━━ Records shown

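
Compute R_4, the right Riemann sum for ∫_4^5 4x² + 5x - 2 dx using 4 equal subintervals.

107

Δx = (5 − 4)/4 = 0.25.
Right endpoints: 4.25, 4.5, 4.75, 5.
f(4.25) = 91.5, f(4.5) = 101.5, f(4.75) = 112, f(5) = 123.
Sum = Δx · [f(4.25) + f(4.5) + f(4.75) + f(5)].
Sum = 107.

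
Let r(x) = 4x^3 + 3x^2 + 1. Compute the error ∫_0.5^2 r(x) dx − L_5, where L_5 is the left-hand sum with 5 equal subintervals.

6.0075

Exact integral: ∫_0.5^2 r(x) dx = 25.3125.
L_5 = 19.305.
Error = 25.3125 − 19.305 = 6.0075.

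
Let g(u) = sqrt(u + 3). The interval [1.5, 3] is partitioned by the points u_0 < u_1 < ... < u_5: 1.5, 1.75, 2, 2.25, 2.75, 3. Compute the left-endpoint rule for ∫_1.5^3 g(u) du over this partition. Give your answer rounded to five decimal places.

Subinterval widths: 0.25, 0.25, 0.25, 0.5, 0.25.
Left endpoints: 1.5, 1.75, 2, 2.25, 2.75.
g(1.5) ≈ 2.12132, g(1.75) ≈ 2.17945, g(2) ≈ 2.23607, g(2.25) ≈ 2.29129, g(2.75) ≈ 2.39792.
Sum = Σ Δu_i · g(u_i).
Sum ≈ 3.37933.

3.37933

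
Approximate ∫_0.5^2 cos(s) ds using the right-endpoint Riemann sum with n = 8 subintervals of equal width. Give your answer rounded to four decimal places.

Δs = (2 − 0.5)/8 = 0.1875.
Right endpoints: 0.6875, 0.875, 1.0625, 1.25, 1.4375, 1.625, 1.8125, 2.
f(0.6875) ≈ 0.7728, f(0.875) ≈ 0.6410, f(1.0625) ≈ 0.4867, f(1.25) ≈ 0.3153, f(1.4375) ≈ 0.1329, f(1.625) ≈ -0.0542, f(1.8125) ≈ -0.2394, f(2) ≈ -0.4161.
Sum = Δs · [f(0.6875) + f(0.875) + f(1.0625) + ...].
Sum ≈ 0.3073.

0.3073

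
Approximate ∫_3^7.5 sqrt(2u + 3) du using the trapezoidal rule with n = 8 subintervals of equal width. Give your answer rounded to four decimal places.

Δu = (7.5 − 3)/8 = 0.5625.
f(3) ≈ 3.0000, f(3.5625) ≈ 3.1820, f(4.125) ≈ 3.3541, f(4.6875) ≈ 3.5178, f(5.25) ≈ 3.6742, f(5.8125) ≈ 3.8243, f(6.375) ≈ 3.9686, f(6.9375) ≈ 4.1079, f(7.5) ≈ 4.2426.
T_8 = (Δu/2)·[f(u_0) + 2f(u_1) + ... + 2f(u_{7}) + f(u_8)].
Sum ≈ 16.4533.

16.4533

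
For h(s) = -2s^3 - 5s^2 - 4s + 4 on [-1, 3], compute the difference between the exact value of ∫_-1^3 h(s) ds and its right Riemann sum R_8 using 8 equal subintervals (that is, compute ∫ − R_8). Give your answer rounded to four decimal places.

Exact integral: ∫_-1^3 h(s) ds ≈ -86.666667.
R_8 = -116.5.
Error ≈ -86.666667 − (-116.5) ≈ 29.8333.

29.8333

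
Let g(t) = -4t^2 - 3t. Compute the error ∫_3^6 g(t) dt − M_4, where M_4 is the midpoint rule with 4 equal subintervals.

Exact integral: ∫_3^6 g(t) dt = -292.5.
M_4 = -291.9375.
Error = -292.5 − (-291.9375) = -0.5625.

-0.5625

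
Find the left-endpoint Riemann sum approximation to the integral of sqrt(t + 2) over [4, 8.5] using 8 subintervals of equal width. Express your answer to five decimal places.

Δt = (8.5 − 4)/8 = 0.5625.
Left endpoints: 4, 4.5625, 5.125, 5.6875, 6.25, 6.8125, 7.375, 7.9375.
f(4) ≈ 2.44949, f(4.5625) ≈ 2.56174, f(5.125) ≈ 2.66927, f(5.6875) ≈ 2.77263, f(6.25) ≈ 2.87228, f(6.8125) ≈ 2.96859, f(7.375) ≈ 3.06186, f(7.9375) ≈ 3.15238.
Sum = Δt · [f(4) + f(4.5625) + f(5.125) + ...].
Sum ≈ 12.66089.

12.66089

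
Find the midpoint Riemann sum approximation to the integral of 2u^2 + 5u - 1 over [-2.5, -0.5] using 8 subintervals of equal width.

Δu = (-0.5 − (-2.5))/8 = 0.25.
Midpoints: -2.375, -2.125, -1.875, -1.625, -1.375, -1.125, -0.875, -0.625.
f(-2.375) = -1.59375, f(-2.125) = -2.59375, f(-1.875) = -3.34375, f(-1.625) = -3.84375, f(-1.375) = -4.09375, f(-1.125) = -4.09375, f(-0.875) = -3.84375, f(-0.625) = -3.34375.
Sum = Δu · [f(-2.375) + f(-2.125) + f(-1.875) + ...].
Sum = -6.6875.

-6.6875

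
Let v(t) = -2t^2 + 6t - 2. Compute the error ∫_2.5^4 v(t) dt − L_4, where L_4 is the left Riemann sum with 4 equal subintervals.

Exact integral: ∫_2.5^4 v(t) dt = -6.
L_4 = -4.1015625.
Error = -6 − (-4.1015625) = -1.8984375.

-1.8984375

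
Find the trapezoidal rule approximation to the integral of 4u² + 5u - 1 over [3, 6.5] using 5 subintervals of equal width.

Δu = (6.5 − 3)/5 = 0.7.
f(3) = 50, f(3.7) = 72.26, f(4.4) = 98.44, f(5.1) = 128.54, f(5.8) = 162.56, f(6.5) = 200.5.
T_5 = (Δu/2)·[f(u_0) + 2f(u_1) + ... + 2f(u_{4}) + f(u_5)].
Sum = 410.935.

410.935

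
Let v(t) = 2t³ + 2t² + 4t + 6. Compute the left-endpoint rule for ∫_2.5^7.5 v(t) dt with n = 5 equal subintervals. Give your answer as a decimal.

1523.75

Δt = (7.5 − 2.5)/5 = 1.
Left endpoints: 2.5, 3.5, 4.5, 5.5, 6.5.
v(2.5) = 59.75, v(3.5) = 130.25, v(4.5) = 246.75, v(5.5) = 421.25, v(6.5) = 665.75.
Sum = Δt · [v(2.5) + v(3.5) + v(4.5) + v(5.5) + v(6.5)].
Sum = 1523.75.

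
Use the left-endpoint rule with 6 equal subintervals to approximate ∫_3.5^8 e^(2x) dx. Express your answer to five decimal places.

Δx = (8 − 3.5)/6 = 0.75.
Left endpoints: 3.5, 4.25, 5, 5.75, 6.5, 7.25.
f(3.5) ≈ 1096.63316, f(4.25) ≈ 4914.76884, f(5) ≈ 22026.46579, f(5.75) ≈ 98715.77101, f(6.5) ≈ 442413.39201, f(7.25) ≈ 1982759.26354.
Sum = Δx · [f(3.5) + f(4.25) + f(5) + ...].
Sum ≈ 1913944.72076.

1913944.72076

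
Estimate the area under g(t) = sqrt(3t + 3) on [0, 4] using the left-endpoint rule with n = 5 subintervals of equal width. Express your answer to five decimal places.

Δt = (4 − 0)/5 = 0.8.
Left endpoints: 0, 0.8, 1.6, 2.4, 3.2.
g(0) ≈ 1.73205, g(0.8) ≈ 2.32379, g(1.6) ≈ 2.79285, g(2.4) ≈ 3.19374, g(3.2) ≈ 3.54965.
Sum = Δt · [g(0) + g(0.8) + g(1.6) + g(2.4) + g(3.2)].
Sum ≈ 10.87366.

10.87366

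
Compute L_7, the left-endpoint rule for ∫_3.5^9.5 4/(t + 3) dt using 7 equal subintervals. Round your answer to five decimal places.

2.74652

Δt = (9.5 − 3.5)/7 = 6/7.
Left endpoints: 3.5, 61/14, 73/14, 85/14, 97/14, 109/14, 121/14.
f(3.5) = 8/13, f(61/14) = 56/103, f(73/14) = 56/115, f(85/14) = 56/127, f(97/14) = 56/139, f(109/14) = 56/151, f(121/14) = 56/163.
Sum = Δt · [f(3.5) + f(61/14) + f(73/14) + ...].
Sum ≈ 2.74652.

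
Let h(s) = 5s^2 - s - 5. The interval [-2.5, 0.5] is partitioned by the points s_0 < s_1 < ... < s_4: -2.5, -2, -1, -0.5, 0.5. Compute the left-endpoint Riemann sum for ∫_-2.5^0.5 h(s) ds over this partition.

Subinterval widths: 0.5, 1, 0.5, 1.
Left endpoints: -2.5, -2, -1, -0.5.
h(-2.5) = 28.75, h(-2) = 17, h(-1) = 1, h(-0.5) = -3.25.
Sum = Σ Δs_i · h(s_i).
Sum = 28.625.

28.625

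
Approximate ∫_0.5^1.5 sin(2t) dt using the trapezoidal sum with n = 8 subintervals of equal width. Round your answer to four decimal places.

0.7612

Δt = (1.5 − 0.5)/8 = 0.125.
f(0.5) ≈ 0.8415, f(0.625) ≈ 0.9490, f(0.75) ≈ 0.9975, f(0.875) ≈ 0.9840, f(1) ≈ 0.9093, f(1.125) ≈ 0.7781, f(1.25) ≈ 0.5985, f(1.375) ≈ 0.3817, f(1.5) ≈ 0.1411.
T_8 = (Δt/2)·[f(t_0) + 2f(t_1) + ... + 2f(t_{7}) + f(t_8)].
Sum ≈ 0.7612.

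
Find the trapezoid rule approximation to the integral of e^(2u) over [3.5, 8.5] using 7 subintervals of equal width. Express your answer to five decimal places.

Δu = (8.5 − 3.5)/7 = 5/7.
f(3.5) ≈ 1096.63316, f(59/14) ≈ 4575.95834, f(69/14) ≈ 19094.25641, f(79/14) ≈ 79675.25069, f(89/14) ≈ 332463.61825, f(99/14) ≈ 1387282.20492, f(109/14) ≈ 5788759.46260, f(8.5) ≈ 24154952.75358.
T_7 = (Δu/2)·[f(u_0) + 2f(u_1) + ... + 2f(u_{6}) + f(u_7)].
Sum ≈ 14064196.74612.

14064196.74612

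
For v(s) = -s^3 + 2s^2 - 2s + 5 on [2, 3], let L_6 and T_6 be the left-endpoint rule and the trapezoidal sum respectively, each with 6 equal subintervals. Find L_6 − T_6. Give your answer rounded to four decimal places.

0.9167

L_6 ≈ -2.692130.
T_6 ≈ -3.608796.
L_6 − T_6 ≈ 0.9167.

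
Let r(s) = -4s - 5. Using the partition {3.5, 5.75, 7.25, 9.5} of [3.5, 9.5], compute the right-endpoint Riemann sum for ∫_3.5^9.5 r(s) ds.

-210.75

Subinterval widths: 2.25, 1.5, 2.25.
Right endpoints: 5.75, 7.25, 9.5.
r(5.75) = -28, r(7.25) = -34, r(9.5) = -43.
Sum = Σ Δs_i · r(s_i).
Sum = -210.75.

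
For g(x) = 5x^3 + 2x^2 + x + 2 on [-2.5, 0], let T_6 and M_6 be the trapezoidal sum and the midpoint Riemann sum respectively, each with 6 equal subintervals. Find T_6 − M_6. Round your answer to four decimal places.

T_6 ≈ -37.748119.
M_6 ≈ -35.930628.
T_6 − M_6 ≈ -1.8175.

-1.8175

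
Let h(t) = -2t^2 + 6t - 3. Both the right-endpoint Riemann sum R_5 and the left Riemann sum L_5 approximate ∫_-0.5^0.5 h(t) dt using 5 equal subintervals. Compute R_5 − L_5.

R_5 = -2.58.
L_5 = -3.78.
R_5 − L_5 = 1.2.

1.2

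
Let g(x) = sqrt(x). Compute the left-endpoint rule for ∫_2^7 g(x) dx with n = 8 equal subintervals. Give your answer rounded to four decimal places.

10.0710

Δx = (7 − 2)/8 = 0.625.
Left endpoints: 2, 2.625, 3.25, 3.875, 4.5, 5.125, 5.75, 6.375.
g(2) ≈ 1.4142, g(2.625) ≈ 1.6202, g(3.25) ≈ 1.8028, g(3.875) ≈ 1.9685, g(4.5) ≈ 2.1213, g(5.125) ≈ 2.2638, g(5.75) ≈ 2.3979, g(6.375) ≈ 2.5249.
Sum = Δx · [g(2) + g(2.625) + g(3.25) + ...].
Sum ≈ 10.0710.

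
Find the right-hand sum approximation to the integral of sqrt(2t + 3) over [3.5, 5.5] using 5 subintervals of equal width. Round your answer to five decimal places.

Δt = (5.5 − 3.5)/5 = 0.4.
Right endpoints: 3.9, 4.3, 4.7, 5.1, 5.5.
f(3.9) ≈ 3.28634, f(4.3) ≈ 3.40588, f(4.7) ≈ 3.52136, f(5.1) ≈ 3.63318, f(5.5) ≈ 3.74166.
Sum = Δt · [f(3.9) + f(4.3) + f(4.7) + f(5.1) + f(5.5)].
Sum ≈ 7.03537.

7.03537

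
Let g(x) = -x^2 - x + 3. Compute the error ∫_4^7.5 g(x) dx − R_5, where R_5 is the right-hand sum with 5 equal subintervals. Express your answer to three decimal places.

Exact integral: ∫_4^7.5 g(x) dx ≈ -128.91667.
R_5 = -144.515.
Error ≈ -128.91667 − (-144.515) ≈ 15.598.

15.598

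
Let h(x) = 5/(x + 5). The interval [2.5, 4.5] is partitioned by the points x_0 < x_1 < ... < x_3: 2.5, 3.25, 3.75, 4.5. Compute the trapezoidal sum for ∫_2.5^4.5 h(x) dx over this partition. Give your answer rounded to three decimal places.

Subinterval widths: 0.75, 0.5, 0.75.
h(2.5) = 2/3, h(3.25) = 20/33, h(3.75) = 4/7, h(4.5) = 10/19.
On each subinterval the trapezoid contributes (Δx_i/2)·[h(x_{i-1}) + h(x_i)].
Sum ≈ 1.183.

1.183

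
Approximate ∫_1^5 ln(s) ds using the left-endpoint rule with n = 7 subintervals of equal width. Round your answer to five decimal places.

3.56585

Δs = (5 − 1)/7 = 4/7.
Left endpoints: 1, 11/7, 15/7, 19/7, 23/7, 27/7, 31/7.
f(1) ≈ 0.00000, f(11/7) ≈ 0.45199, f(15/7) ≈ 0.76214, f(19/7) ≈ 0.99853, f(23/7) ≈ 1.18958, f(27/7) ≈ 1.34993, f(31/7) ≈ 1.48808.
Sum = Δs · [f(1) + f(11/7) + f(15/7) + ...].
Sum ≈ 3.56585.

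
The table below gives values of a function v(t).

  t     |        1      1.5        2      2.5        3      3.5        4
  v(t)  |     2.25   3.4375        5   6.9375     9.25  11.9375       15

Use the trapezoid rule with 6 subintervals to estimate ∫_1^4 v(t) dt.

22.59375

Δt = 0.5.
T_6 = (0.5/2)·[2.25 + 2·3.4375 + 2·5 + 2·6.9375 + 2·9.25 + 2·11.9375 + 15] = 22.59375.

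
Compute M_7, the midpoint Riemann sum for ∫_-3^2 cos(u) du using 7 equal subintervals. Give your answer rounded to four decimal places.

1.0731

Δu = (2 − (-3))/7 = 5/7.
Midpoints: -37/14, -27/14, -17/14, -0.5, 3/14, 13/14, 23/14.
f(-37/14) ≈ -0.8782, f(-27/14) ≈ -0.3502, f(-17/14) ≈ 0.3490, f(-0.5) ≈ 0.8776, f(3/14) ≈ 0.9771, f(13/14) ≈ 0.5990, f(23/14) ≈ -0.0720.
Sum = Δu · [f(-37/14) + f(-27/14) + f(-17/14) + ...].
Sum ≈ 1.0731.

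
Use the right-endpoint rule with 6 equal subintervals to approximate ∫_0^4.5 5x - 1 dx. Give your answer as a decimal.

Δx = (4.5 − 0)/6 = 0.75.
Right endpoints: 0.75, 1.5, 2.25, 3, 3.75, 4.5.
f(0.75) = 2.75, f(1.5) = 6.5, f(2.25) = 10.25, f(3) = 14, f(3.75) = 17.75, f(4.5) = 21.5.
Sum = Δx · [f(0.75) + f(1.5) + f(2.25) + ...].
Sum = 54.5625.

54.5625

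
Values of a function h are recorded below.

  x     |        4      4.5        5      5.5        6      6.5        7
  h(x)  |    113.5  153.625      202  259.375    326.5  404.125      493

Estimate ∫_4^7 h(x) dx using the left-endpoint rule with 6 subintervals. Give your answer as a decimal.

Δx = 0.5.
Sum = 0.5·[113.5 + 153.625 + 202 + 259.375 + 326.5 + 404.125] = 729.5625.

729.5625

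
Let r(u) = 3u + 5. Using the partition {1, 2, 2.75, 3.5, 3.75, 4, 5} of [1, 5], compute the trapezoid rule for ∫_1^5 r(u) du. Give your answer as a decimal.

Subinterval widths: 1, 0.75, 0.75, 0.25, 0.25, 1.
r(1) = 8, r(2) = 11, r(2.75) = 13.25, r(3.5) = 15.5, r(3.75) = 16.25, r(4) = 17, r(5) = 20.
On each subinterval the trapezoid contributes (Δu_i/2)·[r(u_{i-1}) + r(u_i)].
Sum = 56.

56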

━━━━

> **What to produce**
Look through the entries above. Copy out every line holding the word "below".

> **Response to this exercise**
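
The table below gives values of a function v(t).
Values of a function h are recorded below.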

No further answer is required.